**Required action:** Could you set down exactly the lines of the data below, starting at the one that holds "A solution is" and ending at the one that holds "Suppose 22 mL", both included, and only those?

**Raw data:**
*** Begin section ***

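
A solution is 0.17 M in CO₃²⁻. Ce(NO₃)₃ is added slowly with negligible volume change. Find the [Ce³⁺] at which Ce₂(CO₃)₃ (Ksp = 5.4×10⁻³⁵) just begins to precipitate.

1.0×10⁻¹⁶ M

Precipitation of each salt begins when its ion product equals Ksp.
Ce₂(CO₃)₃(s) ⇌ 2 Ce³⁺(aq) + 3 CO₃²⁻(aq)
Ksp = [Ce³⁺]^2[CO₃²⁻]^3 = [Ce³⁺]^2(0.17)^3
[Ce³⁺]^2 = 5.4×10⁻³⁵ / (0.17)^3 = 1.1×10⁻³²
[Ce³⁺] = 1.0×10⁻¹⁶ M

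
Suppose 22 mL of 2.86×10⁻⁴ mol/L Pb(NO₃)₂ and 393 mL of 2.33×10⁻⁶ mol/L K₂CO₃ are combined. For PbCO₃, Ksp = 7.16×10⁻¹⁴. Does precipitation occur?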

*** End section ***
*** Begin section ***

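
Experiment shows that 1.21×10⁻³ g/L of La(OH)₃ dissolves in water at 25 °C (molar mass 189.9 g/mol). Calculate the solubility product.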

*** End section ***
*** Begin section ***

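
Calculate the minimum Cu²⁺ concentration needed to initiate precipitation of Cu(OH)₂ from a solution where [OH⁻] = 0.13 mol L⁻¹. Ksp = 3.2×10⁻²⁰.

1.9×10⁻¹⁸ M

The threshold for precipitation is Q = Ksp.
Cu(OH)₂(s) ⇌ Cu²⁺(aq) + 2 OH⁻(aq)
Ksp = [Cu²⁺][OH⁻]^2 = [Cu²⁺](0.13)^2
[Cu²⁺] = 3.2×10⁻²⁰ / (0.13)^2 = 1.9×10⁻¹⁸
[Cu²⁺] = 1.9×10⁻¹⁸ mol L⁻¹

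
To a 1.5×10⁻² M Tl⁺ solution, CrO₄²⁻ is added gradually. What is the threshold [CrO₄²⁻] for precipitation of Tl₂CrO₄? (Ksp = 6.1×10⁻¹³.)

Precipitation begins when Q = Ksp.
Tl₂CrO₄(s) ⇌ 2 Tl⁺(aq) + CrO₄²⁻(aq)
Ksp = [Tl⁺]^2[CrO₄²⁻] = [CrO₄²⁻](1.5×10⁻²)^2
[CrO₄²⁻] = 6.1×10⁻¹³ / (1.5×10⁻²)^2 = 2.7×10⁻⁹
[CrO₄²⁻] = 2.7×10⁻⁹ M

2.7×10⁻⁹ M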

*** End section ***

**Your solution:**
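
A solution is 0.17 M in CO₃²⁻. Ce(NO₃)₃ is added slowly with negligible volume change. Find the [Ce³⁺] at which Ce₂(CO₃)₃ (Ksp = 5.4×10⁻³⁵) just begins to precipitate.

1.0×10⁻¹⁶ M

Precipitation of each salt begins when its ion product equals Ksp.
Ce₂(CO₃)₃(s) ⇌ 2 Ce³⁺(aq) + 3 CO₃²⁻(aq)
Ksp = [Ce³⁺]^2[CO₃²⁻]^3 = [Ce³⁺]^2(0.17)^3
[Ce³⁺]^2 = 5.4×10⁻³⁵ / (0.17)^3 = 1.1×10⁻³²
[Ce³⁺] = 1.0×10⁻¹⁶ M

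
Suppose 22 mL of 2.86×10⁻⁴ mol/L Pb(NO₃)₂ and 393 mL of 2.33×10⁻⁶ mol/L K₂CO₃ are combined. For PbCO₃, Ksp = 7.16×10⁻¹⁴. Does precipitation occur?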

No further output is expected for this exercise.